_What to work on_.
Only one stretch of the data below should be repeated: the lines from the line containing "A prize committee" through the line containing "Quinn ≻ Larsen ≻ Zhou |", inclusive, exactly as they are.

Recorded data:
↓↓↓
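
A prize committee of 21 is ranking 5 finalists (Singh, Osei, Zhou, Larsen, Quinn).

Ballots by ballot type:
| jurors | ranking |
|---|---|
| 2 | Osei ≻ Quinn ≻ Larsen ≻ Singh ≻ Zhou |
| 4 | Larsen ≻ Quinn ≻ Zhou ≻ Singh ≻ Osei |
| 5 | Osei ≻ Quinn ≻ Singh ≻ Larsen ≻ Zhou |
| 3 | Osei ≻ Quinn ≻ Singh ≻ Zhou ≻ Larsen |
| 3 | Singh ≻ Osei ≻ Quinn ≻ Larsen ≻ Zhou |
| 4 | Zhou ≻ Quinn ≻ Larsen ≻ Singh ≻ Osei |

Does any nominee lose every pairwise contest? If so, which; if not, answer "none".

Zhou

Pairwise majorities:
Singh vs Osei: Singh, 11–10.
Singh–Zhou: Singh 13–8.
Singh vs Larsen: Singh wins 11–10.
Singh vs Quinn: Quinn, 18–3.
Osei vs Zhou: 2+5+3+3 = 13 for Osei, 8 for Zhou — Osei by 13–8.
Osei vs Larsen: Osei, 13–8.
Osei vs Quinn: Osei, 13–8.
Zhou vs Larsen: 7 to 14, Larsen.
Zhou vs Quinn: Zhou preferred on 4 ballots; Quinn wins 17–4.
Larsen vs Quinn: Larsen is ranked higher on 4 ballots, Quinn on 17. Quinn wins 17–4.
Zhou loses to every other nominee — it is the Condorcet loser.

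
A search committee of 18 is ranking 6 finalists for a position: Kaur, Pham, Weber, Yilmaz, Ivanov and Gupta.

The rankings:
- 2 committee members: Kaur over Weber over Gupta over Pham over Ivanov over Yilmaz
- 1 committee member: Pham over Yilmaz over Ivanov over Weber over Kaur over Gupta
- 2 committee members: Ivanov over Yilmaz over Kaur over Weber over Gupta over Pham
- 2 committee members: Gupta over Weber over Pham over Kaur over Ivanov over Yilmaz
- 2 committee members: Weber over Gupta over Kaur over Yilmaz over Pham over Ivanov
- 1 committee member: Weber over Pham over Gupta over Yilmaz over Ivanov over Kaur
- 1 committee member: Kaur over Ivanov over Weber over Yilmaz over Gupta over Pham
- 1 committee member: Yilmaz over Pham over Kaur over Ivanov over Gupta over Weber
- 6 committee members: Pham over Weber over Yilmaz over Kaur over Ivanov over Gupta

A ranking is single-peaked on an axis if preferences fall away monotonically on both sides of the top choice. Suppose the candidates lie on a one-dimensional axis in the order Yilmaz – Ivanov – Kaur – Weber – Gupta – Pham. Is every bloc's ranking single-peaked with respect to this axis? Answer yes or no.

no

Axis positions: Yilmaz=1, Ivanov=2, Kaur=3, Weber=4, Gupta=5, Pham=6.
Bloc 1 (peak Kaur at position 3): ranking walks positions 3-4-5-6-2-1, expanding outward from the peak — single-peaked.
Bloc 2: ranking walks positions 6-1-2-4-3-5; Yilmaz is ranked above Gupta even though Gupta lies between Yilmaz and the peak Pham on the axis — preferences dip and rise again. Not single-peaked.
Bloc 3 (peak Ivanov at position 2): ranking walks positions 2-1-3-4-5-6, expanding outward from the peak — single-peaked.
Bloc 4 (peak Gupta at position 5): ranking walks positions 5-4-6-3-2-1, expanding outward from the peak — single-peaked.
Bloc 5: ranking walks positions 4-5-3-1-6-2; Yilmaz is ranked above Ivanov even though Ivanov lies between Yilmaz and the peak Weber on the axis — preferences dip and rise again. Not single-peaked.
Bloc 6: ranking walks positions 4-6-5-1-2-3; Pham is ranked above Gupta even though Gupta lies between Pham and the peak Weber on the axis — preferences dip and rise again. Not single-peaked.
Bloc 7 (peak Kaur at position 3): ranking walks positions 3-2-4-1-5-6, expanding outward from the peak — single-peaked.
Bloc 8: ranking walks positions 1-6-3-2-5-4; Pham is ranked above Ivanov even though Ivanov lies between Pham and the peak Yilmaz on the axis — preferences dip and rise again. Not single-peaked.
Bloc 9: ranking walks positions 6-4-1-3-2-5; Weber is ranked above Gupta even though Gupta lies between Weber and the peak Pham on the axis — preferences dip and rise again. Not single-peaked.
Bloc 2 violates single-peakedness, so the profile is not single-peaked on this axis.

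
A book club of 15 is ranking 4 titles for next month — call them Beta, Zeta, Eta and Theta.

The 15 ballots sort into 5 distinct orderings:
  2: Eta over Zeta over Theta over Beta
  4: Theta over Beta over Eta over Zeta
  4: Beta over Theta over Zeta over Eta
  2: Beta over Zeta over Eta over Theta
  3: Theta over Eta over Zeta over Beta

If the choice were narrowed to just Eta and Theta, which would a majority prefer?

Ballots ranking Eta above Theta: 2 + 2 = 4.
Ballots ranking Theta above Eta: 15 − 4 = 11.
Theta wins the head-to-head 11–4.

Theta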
↑↑↑
↓↓↓
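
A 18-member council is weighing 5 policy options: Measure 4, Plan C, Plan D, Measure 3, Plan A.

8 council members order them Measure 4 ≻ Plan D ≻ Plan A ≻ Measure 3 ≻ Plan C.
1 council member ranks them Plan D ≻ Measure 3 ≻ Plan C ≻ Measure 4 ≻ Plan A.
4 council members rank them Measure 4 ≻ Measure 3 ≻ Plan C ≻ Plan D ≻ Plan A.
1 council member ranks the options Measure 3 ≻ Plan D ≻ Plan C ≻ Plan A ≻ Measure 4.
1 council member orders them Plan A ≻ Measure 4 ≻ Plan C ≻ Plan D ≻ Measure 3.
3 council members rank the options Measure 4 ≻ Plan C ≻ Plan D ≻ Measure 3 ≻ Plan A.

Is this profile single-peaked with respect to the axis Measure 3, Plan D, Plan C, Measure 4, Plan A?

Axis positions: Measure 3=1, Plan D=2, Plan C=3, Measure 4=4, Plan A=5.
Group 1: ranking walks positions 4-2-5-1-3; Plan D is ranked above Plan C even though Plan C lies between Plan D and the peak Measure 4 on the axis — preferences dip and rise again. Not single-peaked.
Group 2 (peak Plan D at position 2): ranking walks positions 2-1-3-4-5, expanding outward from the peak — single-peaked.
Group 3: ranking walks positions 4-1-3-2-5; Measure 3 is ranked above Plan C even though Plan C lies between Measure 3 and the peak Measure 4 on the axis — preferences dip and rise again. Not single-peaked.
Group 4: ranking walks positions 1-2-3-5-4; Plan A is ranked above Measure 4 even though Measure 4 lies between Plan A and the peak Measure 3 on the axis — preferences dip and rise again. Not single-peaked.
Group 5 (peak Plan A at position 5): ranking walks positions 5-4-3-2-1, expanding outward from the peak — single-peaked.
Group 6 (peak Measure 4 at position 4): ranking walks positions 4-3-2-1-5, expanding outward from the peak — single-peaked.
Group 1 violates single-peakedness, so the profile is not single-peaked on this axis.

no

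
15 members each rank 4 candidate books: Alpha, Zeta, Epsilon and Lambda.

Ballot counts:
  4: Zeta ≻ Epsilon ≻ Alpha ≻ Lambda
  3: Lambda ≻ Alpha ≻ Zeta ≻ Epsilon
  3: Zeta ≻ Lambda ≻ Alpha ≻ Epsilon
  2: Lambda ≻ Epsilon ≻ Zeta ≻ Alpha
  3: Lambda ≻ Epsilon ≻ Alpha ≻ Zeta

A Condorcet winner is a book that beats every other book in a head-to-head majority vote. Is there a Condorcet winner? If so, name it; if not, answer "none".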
↑↑↑
↓↓↓
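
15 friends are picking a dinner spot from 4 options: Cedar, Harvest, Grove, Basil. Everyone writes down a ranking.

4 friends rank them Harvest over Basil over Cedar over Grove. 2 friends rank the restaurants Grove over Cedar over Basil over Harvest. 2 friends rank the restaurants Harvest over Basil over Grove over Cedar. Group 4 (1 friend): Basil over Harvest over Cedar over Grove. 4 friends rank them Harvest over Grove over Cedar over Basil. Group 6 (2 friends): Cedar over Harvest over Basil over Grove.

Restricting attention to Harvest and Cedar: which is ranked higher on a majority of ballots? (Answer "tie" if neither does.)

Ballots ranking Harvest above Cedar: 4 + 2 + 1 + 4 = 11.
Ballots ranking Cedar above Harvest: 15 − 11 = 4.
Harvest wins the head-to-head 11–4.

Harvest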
↑↑↑
_The completed task_.
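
A prize committee of 21 is ranking 5 finalists (Singh, Osei, Zhou, Larsen, Quinn).

Ballots by ballot type:
| jurors | ranking |
|---|---|
| 2 | Osei ≻ Quinn ≻ Larsen ≻ Singh ≻ Zhou |
| 4 | Larsen ≻ Quinn ≻ Zhou ≻ Singh ≻ Osei |
| 5 | Osei ≻ Quinn ≻ Singh ≻ Larsen ≻ Zhou |
| 3 | Osei ≻ Quinn ≻ Singh ≻ Zhou ≻ Larsen |
| 3 | Singh ≻ Osei ≻ Quinn ≻ Larsen ≻ Zhou |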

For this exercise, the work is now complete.